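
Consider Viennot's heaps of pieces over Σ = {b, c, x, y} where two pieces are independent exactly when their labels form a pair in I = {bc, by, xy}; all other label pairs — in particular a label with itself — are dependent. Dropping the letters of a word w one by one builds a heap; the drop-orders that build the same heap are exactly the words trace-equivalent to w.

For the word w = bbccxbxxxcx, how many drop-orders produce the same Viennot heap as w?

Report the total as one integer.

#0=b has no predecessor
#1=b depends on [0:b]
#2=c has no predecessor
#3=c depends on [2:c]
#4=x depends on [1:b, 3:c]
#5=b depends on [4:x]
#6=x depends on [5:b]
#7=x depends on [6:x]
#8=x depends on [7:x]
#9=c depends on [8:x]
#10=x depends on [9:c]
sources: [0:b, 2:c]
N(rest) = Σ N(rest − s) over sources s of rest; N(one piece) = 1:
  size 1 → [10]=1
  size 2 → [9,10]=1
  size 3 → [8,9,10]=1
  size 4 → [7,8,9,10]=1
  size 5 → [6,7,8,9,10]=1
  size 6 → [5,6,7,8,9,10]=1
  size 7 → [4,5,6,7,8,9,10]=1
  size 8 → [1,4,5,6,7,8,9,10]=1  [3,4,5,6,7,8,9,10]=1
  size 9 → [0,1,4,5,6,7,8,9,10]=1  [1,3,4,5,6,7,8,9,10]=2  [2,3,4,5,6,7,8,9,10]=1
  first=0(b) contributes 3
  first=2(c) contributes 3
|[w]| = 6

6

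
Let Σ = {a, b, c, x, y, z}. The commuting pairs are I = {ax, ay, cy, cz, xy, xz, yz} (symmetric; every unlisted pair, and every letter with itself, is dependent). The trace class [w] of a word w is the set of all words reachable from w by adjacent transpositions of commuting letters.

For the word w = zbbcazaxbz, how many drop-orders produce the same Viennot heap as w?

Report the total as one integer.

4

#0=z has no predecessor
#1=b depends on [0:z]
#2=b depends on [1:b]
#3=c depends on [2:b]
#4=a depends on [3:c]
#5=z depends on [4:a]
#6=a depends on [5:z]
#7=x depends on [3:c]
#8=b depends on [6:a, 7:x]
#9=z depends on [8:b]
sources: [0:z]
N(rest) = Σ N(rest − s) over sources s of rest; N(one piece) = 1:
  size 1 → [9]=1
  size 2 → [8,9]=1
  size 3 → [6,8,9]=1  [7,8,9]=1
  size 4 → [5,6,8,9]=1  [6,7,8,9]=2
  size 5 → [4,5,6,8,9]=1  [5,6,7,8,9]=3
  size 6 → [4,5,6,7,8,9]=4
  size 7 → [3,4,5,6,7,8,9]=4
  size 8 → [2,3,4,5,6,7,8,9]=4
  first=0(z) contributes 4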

=-=-=-=-=

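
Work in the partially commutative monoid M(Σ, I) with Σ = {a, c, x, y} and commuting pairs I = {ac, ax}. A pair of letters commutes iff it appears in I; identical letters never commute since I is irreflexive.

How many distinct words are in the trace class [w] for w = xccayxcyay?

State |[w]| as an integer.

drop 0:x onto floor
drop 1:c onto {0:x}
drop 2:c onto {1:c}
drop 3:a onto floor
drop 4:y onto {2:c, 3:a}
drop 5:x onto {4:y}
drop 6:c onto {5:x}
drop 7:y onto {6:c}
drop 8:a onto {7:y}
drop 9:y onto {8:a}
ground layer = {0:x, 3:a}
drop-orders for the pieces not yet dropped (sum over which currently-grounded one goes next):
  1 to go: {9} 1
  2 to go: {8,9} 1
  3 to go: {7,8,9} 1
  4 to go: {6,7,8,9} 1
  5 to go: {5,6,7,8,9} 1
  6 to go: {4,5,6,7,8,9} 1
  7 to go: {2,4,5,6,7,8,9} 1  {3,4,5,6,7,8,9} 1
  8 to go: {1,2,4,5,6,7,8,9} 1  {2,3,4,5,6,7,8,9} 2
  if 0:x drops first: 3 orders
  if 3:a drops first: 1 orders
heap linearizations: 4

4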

=-=-=-=-=

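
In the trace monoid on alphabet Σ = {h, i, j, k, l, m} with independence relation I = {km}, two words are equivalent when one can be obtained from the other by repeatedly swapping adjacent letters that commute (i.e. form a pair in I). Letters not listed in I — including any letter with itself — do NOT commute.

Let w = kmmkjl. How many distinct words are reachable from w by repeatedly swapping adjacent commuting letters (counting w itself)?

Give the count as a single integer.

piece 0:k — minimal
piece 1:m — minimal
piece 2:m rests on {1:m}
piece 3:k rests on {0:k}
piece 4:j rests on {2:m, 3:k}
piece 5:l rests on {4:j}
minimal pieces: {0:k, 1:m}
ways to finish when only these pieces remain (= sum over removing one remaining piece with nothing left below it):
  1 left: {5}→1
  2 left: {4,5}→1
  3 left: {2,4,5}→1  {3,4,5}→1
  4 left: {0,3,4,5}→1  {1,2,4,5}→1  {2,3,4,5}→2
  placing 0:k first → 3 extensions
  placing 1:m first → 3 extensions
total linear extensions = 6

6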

=-=-=-=-=

ASSIGNED TASK
Copy the lines above exactly, beginning at the line that has "Consider Viennot's heaps" and stopping after the line that has "For the word w = bbccxbxxxcx, how", and omit the rest.

ANSWER FOR THE TASK
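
Consider Viennot's heaps of pieces over Σ = {b, c, x, y} where two pieces are independent exactly when their labels form a pair in I = {bc, by, xy}; all other label pairs — in particular a label with itself — are dependent. Dropping the letters of a word w one by one builds a heap; the drop-orders that build the same heap are exactly the words trace-equivalent to w.

For the word w = bbccxbxxxcx, how many drop-orders produce the same Viennot heap as w?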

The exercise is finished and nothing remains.